§ **The problem**: Which lines below fall between the one containing "Request R6: Car" and the one containing "Request R3: Car"? Repeat them exactly, counting both of those lines, and add nothing else.

Segment Start: Data for the task

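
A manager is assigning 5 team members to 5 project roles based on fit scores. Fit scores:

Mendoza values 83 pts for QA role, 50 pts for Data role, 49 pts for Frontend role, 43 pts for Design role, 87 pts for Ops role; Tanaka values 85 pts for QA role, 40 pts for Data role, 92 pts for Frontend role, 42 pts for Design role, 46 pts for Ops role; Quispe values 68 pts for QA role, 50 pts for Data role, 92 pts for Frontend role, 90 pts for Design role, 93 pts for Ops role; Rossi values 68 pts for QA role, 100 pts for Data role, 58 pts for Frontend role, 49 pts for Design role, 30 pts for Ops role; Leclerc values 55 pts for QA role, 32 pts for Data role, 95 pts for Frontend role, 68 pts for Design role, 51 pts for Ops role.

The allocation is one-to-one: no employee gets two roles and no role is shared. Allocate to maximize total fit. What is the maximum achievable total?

Max total: 457 pts

This is a one-to-one assignment (maximum-weight bipartite matching).
Optimal: Mendoza→Ops role (87 pts), Tanaka→QA role (85 pts), Quispe→Design role (90 pts), Rossi→Data role (100 pts), Leclerc→Frontend role (95 pts) — total 87+85+90+100+95 = 457 pts.
Max-entry greedy (repeatedly take the single best remaining cell) gives 416 pts, worse by 41.
Next-best assignment: Mendoza→QA role, Tanaka→Frontend role, Quispe→Ops role, Rossi→Data role, Leclerc→Design role = 436 pts.
Checked against all permutations: 457 pts is optimal.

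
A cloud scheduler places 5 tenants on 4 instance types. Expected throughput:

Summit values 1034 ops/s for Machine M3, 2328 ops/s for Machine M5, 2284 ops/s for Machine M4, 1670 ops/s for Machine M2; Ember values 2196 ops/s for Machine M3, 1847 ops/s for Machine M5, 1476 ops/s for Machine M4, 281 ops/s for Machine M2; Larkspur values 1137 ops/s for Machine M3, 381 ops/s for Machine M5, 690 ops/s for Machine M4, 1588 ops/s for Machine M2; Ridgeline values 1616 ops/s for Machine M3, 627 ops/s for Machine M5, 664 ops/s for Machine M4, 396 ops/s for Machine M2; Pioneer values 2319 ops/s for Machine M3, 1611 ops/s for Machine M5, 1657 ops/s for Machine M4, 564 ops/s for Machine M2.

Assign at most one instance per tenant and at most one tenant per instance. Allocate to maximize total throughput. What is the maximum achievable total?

This is the linear assignment problem.
Optimal: Pioneer→Machine M3 (2319 ops/s), Ember→Machine M5 (1847 ops/s), Summit→Machine M4 (2284 ops/s), Larkspur→Machine M2 (1588 ops/s) — total 2319+1847+2284+1588 = 8038 ops/s.
Max-entry greedy (repeatedly take the single best remaining cell) gives 7711 ops/s, worse by 327.
Next-best assignment: Ember→Machine M3, Summit→Machine M5, Pioneer→Machine M4, Larkspur→Machine M2 = 7769 ops/s.

Maximum total: 8038 ops/s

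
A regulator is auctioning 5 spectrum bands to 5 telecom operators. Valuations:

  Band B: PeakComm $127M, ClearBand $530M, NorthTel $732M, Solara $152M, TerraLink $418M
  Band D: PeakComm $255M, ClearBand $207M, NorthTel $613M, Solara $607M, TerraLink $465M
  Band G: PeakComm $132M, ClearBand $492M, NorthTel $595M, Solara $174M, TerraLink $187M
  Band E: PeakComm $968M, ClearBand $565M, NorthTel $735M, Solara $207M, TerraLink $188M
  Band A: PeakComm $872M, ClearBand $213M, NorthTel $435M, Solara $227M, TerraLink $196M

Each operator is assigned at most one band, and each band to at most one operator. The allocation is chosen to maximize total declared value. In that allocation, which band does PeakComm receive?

PeakComm receives Band A.

This is a one-to-one assignment (maximum-weight bipartite matching).
Optimal: PeakComm→Band A ($872M), ClearBand→Band G ($492M), NorthTel→Band E ($735M), Solara→Band D ($607M), TerraLink→Band B ($418M) — total 872+492+735+607+418 = $3124M.
PeakComm's own top band is Band E ($968M), but forcing PeakComm→Band E and reassigning the rest optimally gives only $2995M — worse by 129.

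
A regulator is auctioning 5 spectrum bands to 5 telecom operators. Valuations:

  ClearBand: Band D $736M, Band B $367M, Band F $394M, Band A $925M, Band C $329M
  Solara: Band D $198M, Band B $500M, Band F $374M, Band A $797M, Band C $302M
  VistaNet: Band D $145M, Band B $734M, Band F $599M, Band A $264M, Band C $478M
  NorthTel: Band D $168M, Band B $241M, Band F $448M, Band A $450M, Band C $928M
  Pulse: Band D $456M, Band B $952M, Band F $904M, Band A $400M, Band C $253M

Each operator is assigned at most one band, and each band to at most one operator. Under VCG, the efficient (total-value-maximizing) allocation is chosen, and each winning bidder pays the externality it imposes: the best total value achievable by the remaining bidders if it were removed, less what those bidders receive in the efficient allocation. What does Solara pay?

Efficient allocation: ClearBand→Band D ($736M), Solara→Band A ($797M), VistaNet→Band B ($734M), NorthTel→Band C ($928M), Pulse→Band F ($904M); total welfare W = $4099M.
Solara receives Band A at value $797M, so the others get W − 797 = $3302M.
Without Solara: best allocation of the remaining 4 bidders over all 5 bands is ClearBand→Band A ($925M), VistaNet→Band B ($734M), NorthTel→Band C ($928M), Pulse→Band F ($904M), total $3491M.
VCG payment = (others' best without Solara) − (others' welfare with Solara) = 3491 − 3302 = $189M.

Solara pays $189M.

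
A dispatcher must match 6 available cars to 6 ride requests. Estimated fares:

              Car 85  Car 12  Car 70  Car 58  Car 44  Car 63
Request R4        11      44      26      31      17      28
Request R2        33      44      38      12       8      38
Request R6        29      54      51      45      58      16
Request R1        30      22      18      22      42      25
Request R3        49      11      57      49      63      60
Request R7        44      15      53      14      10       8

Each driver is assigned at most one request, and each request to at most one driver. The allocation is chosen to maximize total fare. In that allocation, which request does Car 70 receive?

Car 70 receives Request R7.

Treat this as an assignment problem: match each driver to one request.
Optimal: Car 85→Request R2 ($33), Car 12→Request R4 ($44), Car 70→Request R7 ($53), Car 58→Request R6 ($45), Car 44→Request R1 ($42), Car 63→Request R3 ($60) — total 33+44+53+45+42+60 = $277.
Max-entry greedy (repeatedly take the single best remaining cell) gives $269, worse by 8.
Next-best assignment: Car 85→Request R1, Car 12→Request R2, Car 70→Request R7, Car 58→Request R4, Car 44→Request R6, Car 63→Request R3 = $276.
Swapping Car 44↔Car 63 (Car 44→Request R3 $63, Car 63→Request R1 $25) loses 14.
Car 70's own top request is Request R3 ($57), but forcing Car 70→Request R3 and reassigning the rest optimally gives only $270 — worse by 7.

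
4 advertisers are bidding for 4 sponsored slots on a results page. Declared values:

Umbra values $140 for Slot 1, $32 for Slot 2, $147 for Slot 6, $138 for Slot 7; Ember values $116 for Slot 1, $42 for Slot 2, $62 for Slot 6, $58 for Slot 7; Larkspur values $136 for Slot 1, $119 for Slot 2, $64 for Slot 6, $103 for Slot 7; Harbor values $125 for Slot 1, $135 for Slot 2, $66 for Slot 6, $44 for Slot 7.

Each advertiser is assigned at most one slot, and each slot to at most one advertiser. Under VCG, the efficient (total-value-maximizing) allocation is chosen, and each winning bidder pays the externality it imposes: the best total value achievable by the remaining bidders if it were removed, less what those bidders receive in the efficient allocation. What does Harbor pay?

Efficient allocation: Umbra→Slot 6 ($147), Ember→Slot 1 ($116), Larkspur→Slot 7 ($103), Harbor→Slot 2 ($135); total welfare W = $501.
Harbor receives Slot 2 at value $135, so the others get W − 135 = $366.
Without Harbor: best allocation of the remaining 3 bidders over all 4 slots is Umbra→Slot 6 ($147), Ember→Slot 1 ($116), Larkspur→Slot 2 ($119), total $382.
VCG payment = (others' best without Harbor) − (others' welfare with Harbor) = 382 − 366 = $16.

Harbor pays $16.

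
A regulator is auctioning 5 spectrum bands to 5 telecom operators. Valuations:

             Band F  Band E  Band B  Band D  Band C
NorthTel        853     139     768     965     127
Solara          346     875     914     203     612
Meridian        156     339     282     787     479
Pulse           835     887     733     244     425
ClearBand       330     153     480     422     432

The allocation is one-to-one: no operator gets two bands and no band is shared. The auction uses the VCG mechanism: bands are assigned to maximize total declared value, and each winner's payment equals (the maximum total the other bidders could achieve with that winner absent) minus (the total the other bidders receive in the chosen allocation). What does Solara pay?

Solara pays $48M.

Efficient allocation: NorthTel→Band F ($853M), Solara→Band B ($914M), Meridian→Band D ($787M), Pulse→Band E ($887M), ClearBand→Band C ($432M); total welfare W = $3873M.
Solara receives Band B at value $914M, so the others get W − 914 = $2959M.
Without Solara: best allocation of the remaining 4 bidders over all 5 bands is NorthTel→Band F ($853M), Meridian→Band D ($787M), Pulse→Band E ($887M), ClearBand→Band B ($480M), total $3007M.
VCG payment = (others' best without Solara) − (others' welfare with Solara) = 3007 − 2959 = $48M.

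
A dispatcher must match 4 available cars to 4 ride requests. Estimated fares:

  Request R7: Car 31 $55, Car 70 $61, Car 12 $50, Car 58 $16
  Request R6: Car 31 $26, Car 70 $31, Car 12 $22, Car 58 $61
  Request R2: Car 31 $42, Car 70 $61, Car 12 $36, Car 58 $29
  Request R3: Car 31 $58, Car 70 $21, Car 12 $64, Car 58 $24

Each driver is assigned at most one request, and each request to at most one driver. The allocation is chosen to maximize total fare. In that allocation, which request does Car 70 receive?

This is the linear assignment problem.
Optimal: Car 31→Request R7 ($55), Car 70→Request R2 ($61), Car 12→Request R3 ($64), Car 58→Request R6 ($61) — total 55+61+64+61 = $241.
Column-greedy (each request in turn goes to its best remaining driver) gives $228, worse by 13.
Next-best assignment: Car 31→Request R3, Car 70→Request R2, Car 12→Request R7, Car 58→Request R6 = $230.
Swapping Car 31↔Car 58 (Car 31→Request R6 $26, Car 58→Request R7 $16) loses 74.
Checked against all permutations: $241 is optimal.
Car 70's own top request is Request R7 ($61), but forcing Car 70→Request R7 and reassigning the rest optimally gives only $228 — worse by 13.

Car 70 receives Request R2.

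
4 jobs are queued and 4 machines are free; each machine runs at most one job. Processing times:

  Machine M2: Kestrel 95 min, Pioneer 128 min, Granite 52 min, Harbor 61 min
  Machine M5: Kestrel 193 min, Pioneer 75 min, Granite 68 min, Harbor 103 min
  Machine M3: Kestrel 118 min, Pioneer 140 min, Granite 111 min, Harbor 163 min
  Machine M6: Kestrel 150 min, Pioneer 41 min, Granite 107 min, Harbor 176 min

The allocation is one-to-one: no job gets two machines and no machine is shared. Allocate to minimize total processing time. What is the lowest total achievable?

Treat this as an assignment problem: match each job to one machine.
Optimal: Kestrel→Machine M3 (118 min), Pioneer→Machine M6 (41 min), Granite→Machine M5 (68 min), Harbor→Machine M2 (61 min) — total 118+41+68+61 = 288 min.
Next-best assignment: Kestrel→Machine M3, Pioneer→Machine M6, Granite→Machine M2, Harbor→Machine M5 = 314 min.

Min total: 288 min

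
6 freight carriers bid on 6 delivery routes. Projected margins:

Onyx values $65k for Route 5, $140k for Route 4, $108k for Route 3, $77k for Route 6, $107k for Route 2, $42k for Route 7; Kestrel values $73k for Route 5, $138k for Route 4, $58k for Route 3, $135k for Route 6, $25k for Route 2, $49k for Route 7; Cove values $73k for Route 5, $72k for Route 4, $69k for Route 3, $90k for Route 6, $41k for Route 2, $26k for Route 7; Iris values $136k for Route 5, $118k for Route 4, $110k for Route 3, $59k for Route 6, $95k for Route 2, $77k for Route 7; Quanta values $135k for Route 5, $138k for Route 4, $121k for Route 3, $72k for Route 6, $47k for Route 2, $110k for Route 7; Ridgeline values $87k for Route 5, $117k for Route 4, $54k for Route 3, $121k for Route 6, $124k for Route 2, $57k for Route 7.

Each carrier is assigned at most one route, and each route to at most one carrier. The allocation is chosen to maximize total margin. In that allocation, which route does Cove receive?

Cove receives Route 3.

Optimal: Onyx→Route 4 ($140k), Kestrel→Route 6 ($135k), Cove→Route 3 ($69k), Iris→Route 5 ($136k), Quanta→Route 7 ($110k), Ridgeline→Route 2 ($124k) — total 140+135+69+136+110+124 = $714k.
Max-entry greedy (repeatedly take the single best remaining cell) gives $682k, worse by 32.
Next-best assignment: Onyx→Route 3, Kestrel→Route 4, Cove→Route 6, Iris→Route 5, Quanta→Route 7, Ridgeline→Route 2 = $706k.
Cove's own top route is Route 6 ($90k), but forcing Cove→Route 6 and reassigning the rest optimally gives only $706k — worse by 8.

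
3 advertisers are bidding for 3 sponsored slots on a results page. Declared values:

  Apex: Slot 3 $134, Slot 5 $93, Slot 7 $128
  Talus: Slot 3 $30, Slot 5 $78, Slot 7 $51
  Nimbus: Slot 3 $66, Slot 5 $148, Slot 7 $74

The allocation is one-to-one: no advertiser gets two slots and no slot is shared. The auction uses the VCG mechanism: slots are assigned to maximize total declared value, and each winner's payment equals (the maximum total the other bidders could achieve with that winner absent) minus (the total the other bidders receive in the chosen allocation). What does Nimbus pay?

Nimbus pays $27.

Efficient allocation: Apex→Slot 3 ($134), Talus→Slot 7 ($51), Nimbus→Slot 5 ($148); total welfare W = $333.
Nimbus receives Slot 5 at value $148, so the others get W − 148 = $185.
Without Nimbus: best allocation of the remaining 2 bidders over all 3 slots is Apex→Slot 3 ($134), Talus→Slot 5 ($78), total $212.
VCG payment = (others' best without Nimbus) − (others' welfare with Nimbus) = 212 − 185 = $27.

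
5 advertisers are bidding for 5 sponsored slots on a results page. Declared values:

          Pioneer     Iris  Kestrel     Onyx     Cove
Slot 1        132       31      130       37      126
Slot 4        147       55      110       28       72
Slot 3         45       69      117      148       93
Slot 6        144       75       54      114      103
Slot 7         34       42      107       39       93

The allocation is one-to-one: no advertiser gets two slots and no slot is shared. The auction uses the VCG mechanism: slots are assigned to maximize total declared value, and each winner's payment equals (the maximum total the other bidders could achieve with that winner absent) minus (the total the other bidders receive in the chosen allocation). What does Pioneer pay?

Efficient allocation: Pioneer→Slot 4 ($147), Iris→Slot 6 ($75), Kestrel→Slot 7 ($107), Onyx→Slot 3 ($148), Cove→Slot 1 ($126); total welfare W = $603.
Pioneer receives Slot 4 at value $147, so the others get W − 147 = $456.
Without Pioneer: best allocation of the remaining 4 bidders over all 5 slots is Iris→Slot 6 ($75), Kestrel→Slot 4 ($110), Onyx→Slot 3 ($148), Cove→Slot 1 ($126), total $459.
VCG payment = (others' best without Pioneer) − (others' welfare with Pioneer) = 459 − 456 = $3.

Pioneer pays $3.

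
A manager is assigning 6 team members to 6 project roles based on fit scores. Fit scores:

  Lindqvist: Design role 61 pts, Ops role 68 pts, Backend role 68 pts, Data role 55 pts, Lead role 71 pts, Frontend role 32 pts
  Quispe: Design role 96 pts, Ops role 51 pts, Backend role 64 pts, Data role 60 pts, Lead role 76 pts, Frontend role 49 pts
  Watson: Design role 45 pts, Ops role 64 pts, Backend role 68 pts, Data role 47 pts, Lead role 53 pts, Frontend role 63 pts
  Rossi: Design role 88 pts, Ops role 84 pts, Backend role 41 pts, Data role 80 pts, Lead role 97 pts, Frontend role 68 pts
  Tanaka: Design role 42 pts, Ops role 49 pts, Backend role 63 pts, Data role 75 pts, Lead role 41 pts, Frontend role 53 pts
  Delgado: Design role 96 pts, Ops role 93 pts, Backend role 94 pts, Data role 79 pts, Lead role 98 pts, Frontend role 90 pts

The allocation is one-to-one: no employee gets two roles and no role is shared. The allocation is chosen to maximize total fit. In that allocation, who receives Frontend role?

Delgado receives Frontend role.

This is the linear assignment problem.
Optimal: Lindqvist→Ops role (68 pts), Quispe→Design role (96 pts), Watson→Backend role (68 pts), Rossi→Lead role (97 pts), Tanaka→Data role (75 pts), Delgado→Frontend role (90 pts) — total 68+96+68+97+75+90 = 494 pts.
Max-entry greedy (repeatedly take the single best remaining cell) gives 484 pts, worse by 10.
Swapping Rossi↔Lindqvist (Rossi→Ops role 84 pts, Lindqvist→Lead role 71 pts) loses 10.
No other one-to-one assignment exceeds 494 pts.
Delgado's own top role is Lead role (98 pts), but forcing Delgado→Lead role and reassigning the rest optimally gives only 484 pts — worse by 10.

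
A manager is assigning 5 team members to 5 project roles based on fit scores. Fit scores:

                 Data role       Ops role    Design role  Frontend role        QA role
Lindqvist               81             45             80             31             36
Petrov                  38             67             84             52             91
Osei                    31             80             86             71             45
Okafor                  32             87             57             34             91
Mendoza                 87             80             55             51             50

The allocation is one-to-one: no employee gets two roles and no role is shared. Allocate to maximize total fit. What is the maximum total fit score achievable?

Optimal: Lindqvist→Design role (80 pts), Petrov→QA role (91 pts), Osei→Frontend role (71 pts), Okafor→Ops role (87 pts), Mendoza→Data role (87 pts) — total 80+91+71+87+87 = 416 pts.
Row-greedy (each employee in turn takes its best remaining role) gives 396 pts, worse by 20.
Next-best assignment: Lindqvist→Data role, Petrov→Design role, Osei→Frontend role, Okafor→QA role, Mendoza→Ops role = 407 pts.
Swapping Okafor↔Lindqvist (Okafor→Design role 57 pts, Lindqvist→Ops role 45 pts) loses 65.
Checked against all permutations: 416 pts is optimal.

Max total: 416 pts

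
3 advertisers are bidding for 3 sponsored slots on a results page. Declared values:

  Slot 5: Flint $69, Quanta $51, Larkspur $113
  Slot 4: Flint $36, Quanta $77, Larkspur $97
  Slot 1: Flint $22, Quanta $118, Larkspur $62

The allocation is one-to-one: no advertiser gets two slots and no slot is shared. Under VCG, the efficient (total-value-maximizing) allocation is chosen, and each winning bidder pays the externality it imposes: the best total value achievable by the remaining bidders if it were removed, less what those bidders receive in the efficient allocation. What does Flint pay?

Flint pays $16.

Efficient allocation: Flint→Slot 5 ($69), Quanta→Slot 1 ($118), Larkspur→Slot 4 ($97); total welfare W = $284.
Flint receives Slot 5 at value $69, so the others get W − 69 = $215.
Without Flint: best allocation of the remaining 2 bidders over all 3 slots is Quanta→Slot 1 ($118), Larkspur→Slot 5 ($113), total $231.
VCG payment = (others' best without Flint) − (others' welfare with Flint) = 231 − 215 = $16.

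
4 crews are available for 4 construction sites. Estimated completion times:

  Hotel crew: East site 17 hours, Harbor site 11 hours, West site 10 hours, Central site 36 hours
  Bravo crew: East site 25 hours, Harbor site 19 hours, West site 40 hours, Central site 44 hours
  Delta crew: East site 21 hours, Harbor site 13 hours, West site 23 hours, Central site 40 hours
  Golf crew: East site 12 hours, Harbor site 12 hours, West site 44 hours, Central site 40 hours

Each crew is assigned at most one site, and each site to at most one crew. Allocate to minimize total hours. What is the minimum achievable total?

Minimum total: 79 hours

Optimal: Hotel crew→West site (10 hours), Bravo crew→Central site (44 hours), Delta crew→Harbor site (13 hours), Golf crew→East site (12 hours) — total 10+44+13+12 = 79 hours.
Column-greedy (each site in turn goes to its cheapest remaining crew) gives 90 hours, worse by 11.
Next-best assignment: Hotel crew→West site, Bravo crew→Harbor site, Delta crew→Central site, Golf crew→East site = 81 hours.
Every other assignment is strictly worse.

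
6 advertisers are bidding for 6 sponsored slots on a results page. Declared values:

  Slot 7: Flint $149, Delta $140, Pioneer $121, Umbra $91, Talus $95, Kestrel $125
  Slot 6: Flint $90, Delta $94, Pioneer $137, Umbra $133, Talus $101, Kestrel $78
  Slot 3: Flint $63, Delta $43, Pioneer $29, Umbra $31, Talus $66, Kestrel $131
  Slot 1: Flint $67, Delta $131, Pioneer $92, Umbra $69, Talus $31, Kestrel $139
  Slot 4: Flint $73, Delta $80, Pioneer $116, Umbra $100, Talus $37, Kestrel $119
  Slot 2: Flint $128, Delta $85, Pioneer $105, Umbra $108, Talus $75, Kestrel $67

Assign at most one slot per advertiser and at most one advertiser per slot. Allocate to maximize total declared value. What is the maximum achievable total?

Max total: $736

Optimal: Flint→Slot 7 ($149), Delta→Slot 1 ($131), Pioneer→Slot 4 ($116), Umbra→Slot 2 ($108), Talus→Slot 6 ($101), Kestrel→Slot 3 ($131) — total 149+131+116+108+101+131 = $736.
Checked against all permutations: $736 is optimal.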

Segment End: Data for the task

§ **Output for this exercise**:
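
  Request R6: Car 31 $26, Car 70 $31, Car 12 $22, Car 58 $61
  Request R2: Car 31 $42, Car 70 $61, Car 12 $36, Car 58 $29
  Request R3: Car 31 $58, Car 70 $21, Car 12 $64, Car 58 $24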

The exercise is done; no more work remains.